Stored items
════════
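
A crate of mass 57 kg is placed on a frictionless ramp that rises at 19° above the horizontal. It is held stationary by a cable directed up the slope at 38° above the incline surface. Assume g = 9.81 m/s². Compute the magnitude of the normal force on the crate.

Take axes along and perpendicular to the incline. Weight components: W sin 19° = 182 N down-slope, W cos 19° = 528.7 N into the surface.
Along incline: T cos 38° = W sin 19° → T = 231 N.
Perpendicular: N = W cos 19° − T sin 38° = 386.5 N.

N ≈ 386 N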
════════
Every entry needs to be retyped exactly.

## Answer to this task
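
A crate of mass 57 kg is placed on a frictionless ramp that rises at 19° above the horizontal. It is held stationary by a cable directed up the slope at 38° above the incline surface. Assume g = 9.81 m/s². Compute the magnitude of the normal force on the crate.

Take axes along and perpendicular to the incline. Weight components: W sin 19° = 182 N down-slope, W cos 19° = 528.7 N into the surface.
Along incline: T cos 38° = W sin 19° → T = 231 N.
Perpendicular: N = W cos 19° − T sin 38° = 386.5 N.

N ≈ 386 N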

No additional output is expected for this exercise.